Work to be completed -> Only one stretch of the data below is wanted: the lines starting at the one with "A: 219 chips" and ending at the one with "Betting ends.", both included, given again exactly.

--- Input material Enclosed Below ---

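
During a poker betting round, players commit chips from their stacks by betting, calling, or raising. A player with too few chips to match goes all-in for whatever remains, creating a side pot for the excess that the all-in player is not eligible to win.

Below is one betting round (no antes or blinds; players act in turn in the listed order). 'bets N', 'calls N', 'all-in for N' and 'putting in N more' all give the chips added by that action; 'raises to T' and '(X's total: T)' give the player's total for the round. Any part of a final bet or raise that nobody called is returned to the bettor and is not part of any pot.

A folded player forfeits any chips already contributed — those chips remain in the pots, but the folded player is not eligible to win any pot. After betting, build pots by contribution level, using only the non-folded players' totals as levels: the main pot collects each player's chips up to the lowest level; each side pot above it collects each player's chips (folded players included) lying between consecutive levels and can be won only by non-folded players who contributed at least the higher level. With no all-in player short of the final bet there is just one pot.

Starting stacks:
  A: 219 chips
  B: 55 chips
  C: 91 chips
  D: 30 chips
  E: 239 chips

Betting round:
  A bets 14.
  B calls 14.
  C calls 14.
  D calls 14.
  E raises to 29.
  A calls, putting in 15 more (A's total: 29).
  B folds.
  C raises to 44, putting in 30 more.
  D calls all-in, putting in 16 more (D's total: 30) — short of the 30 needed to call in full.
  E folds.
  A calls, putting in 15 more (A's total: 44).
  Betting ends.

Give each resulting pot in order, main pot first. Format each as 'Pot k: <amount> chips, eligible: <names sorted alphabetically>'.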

--- End of Enclosed Input material ---

Response area ->
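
  A: 219 chips
  B: 55 chips
  C: 91 chips
  D: 30 chips
  E: 239 chips

Betting round:
  A bets 14.
  B calls 14.
  C calls 14.
  D calls 14.
  E raises to 29.
  A calls, putting in 15 more (A's total: 29).
  B folds.
  C raises to 44, putting in 30 more.
  D calls all-in, putting in 16 more (D's total: 30) — short of the 30 needed to call in full.
  E folds.
  A calls, putting in 15 more (A's total: 44).
  Betting ends.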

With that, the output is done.